▶ _WORK REQUEST_: Each entry below is to be transcribed exactly.

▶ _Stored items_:

--------------------------------------------------

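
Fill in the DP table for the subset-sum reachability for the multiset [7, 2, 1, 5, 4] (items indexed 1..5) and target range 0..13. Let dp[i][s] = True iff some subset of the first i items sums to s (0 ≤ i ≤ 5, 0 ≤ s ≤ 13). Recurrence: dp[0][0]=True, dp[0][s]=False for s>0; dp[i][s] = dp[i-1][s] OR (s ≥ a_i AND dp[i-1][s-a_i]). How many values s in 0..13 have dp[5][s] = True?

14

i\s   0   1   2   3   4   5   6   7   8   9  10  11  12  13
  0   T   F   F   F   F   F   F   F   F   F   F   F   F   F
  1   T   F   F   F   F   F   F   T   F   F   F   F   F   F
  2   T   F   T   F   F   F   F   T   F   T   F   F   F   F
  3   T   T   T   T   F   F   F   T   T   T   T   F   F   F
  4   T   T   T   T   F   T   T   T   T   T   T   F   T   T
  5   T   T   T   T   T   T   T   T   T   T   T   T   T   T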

--------------------------------------------------

▶ _WRITTEN RESPONSE_:
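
Fill in the DP table for the subset-sum reachability for the multiset [7, 2, 1, 5, 4] (items indexed 1..5) and target range 0..13. Let dp[i][s] = True iff some subset of the first i items sums to s (0 ≤ i ≤ 5, 0 ≤ s ≤ 13). Recurrence: dp[0][0]=True, dp[0][s]=False for s>0; dp[i][s] = dp[i-1][s] OR (s ≥ a_i AND dp[i-1][s-a_i]). How many values s in 0..13 have dp[5][s] = True?

14

i\s   0   1   2   3   4   5   6   7   8   9  10  11  12  13
  0   T   F   F   F   F   F   F   F   F   F   F   F   F   F
  1   T   F   F   F   F   F   F   T   F   F   F   F   F   F
  2   T   F   T   F   F   F   F   T   F   T   F   F   F   F
  3   T   T   T   T   F   F   F   T   T   T   T   F   F   F
  4   T   T   T   T   F   T   T   T   T   T   T   F   T   T
  5   T   T   T   T   T   T   T   T   T   T   T   T   T   T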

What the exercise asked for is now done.